What you need to do — Take the records below from their first line to the line with "1 1 1 0 1 0 1 1 1 0 0 0 0 1 0 0", and restate those lines word for word.

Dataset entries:
◆ ◆ ◆ ◆ ◆ ◆ ◆
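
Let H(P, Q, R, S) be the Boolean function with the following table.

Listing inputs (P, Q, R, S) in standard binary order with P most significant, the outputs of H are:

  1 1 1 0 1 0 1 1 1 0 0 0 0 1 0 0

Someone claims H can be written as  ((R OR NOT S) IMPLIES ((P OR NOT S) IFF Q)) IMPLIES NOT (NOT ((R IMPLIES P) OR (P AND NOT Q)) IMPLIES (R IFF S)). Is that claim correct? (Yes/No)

No

Evaluate ((R OR NOT S) IMPLIES ((P OR NOT S) IFF Q)) IMPLIES NOT (NOT ((R IMPLIES P) OR (P AND NOT Q)) IMPLIES (R IFF S)) on each row and compare to H:
  P=0, Q=0, R=0, S=0: formula gives 1, H = 1 ✓
  P=0, Q=0, R=0, S=1: formula gives 0, but H = 1 ✗
Since they disagree at (0,0,0,1), the expression is not a correct formula for H.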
◆ ◆ ◆ ◆ ◆ ◆ ◆
Output below —
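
Let H(P, Q, R, S) be the Boolean function with the following table.

Listing inputs (P, Q, R, S) in standard binary order with P most significant, the outputs of H are:

  1 1 1 0 1 0 1 1 1 0 0 0 0 1 0 0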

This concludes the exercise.